Exercise aim: Copy each record exactly, word for word.

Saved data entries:
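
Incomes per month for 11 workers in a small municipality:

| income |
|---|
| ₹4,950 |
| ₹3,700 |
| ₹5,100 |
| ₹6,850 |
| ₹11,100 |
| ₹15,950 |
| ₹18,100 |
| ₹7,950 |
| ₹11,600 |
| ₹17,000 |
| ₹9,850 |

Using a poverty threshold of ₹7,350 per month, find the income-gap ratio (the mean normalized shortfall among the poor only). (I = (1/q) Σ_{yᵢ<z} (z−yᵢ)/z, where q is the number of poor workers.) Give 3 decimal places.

0.299

Incomes under z: ₹3,700, ₹4,950, ₹5,100, ₹6,850 (q = 4 of N = 11).
Relative gaps: 0.4966, 0.3265, 0.3061, 0.0680; sum = 1.197279.
I averages over the q = 4 poor units only: 1.197279 / 4 = 0.299.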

Task answer:
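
Incomes per month for 11 workers in a small municipality:

| income |
|---|
| ₹4,950 |
| ₹3,700 |
| ₹5,100 |
| ₹6,850 |
| ₹11,100 |
| ₹15,950 |
| ₹18,100 |
| ₹7,950 |
| ₹11,600 |
| ₹17,000 |
| ₹9,850 |

Using a poverty threshold of ₹7,350 per month, find the income-gap ratio (the mean normalized shortfall among the poor only). (I = (1/q) Σ_{yᵢ<z} (z−yᵢ)/z, where q is the number of poor workers.) Give 3 decimal places.

0.299

Incomes under z: ₹3,700, ₹4,950, ₹5,100, ₹6,850 (q = 4 of N = 11).
Relative gaps: 0.4966, 0.3265, 0.3061, 0.0680; sum = 1.197279.
I averages over the q = 4 poor units only: 1.197279 / 4 = 0.299.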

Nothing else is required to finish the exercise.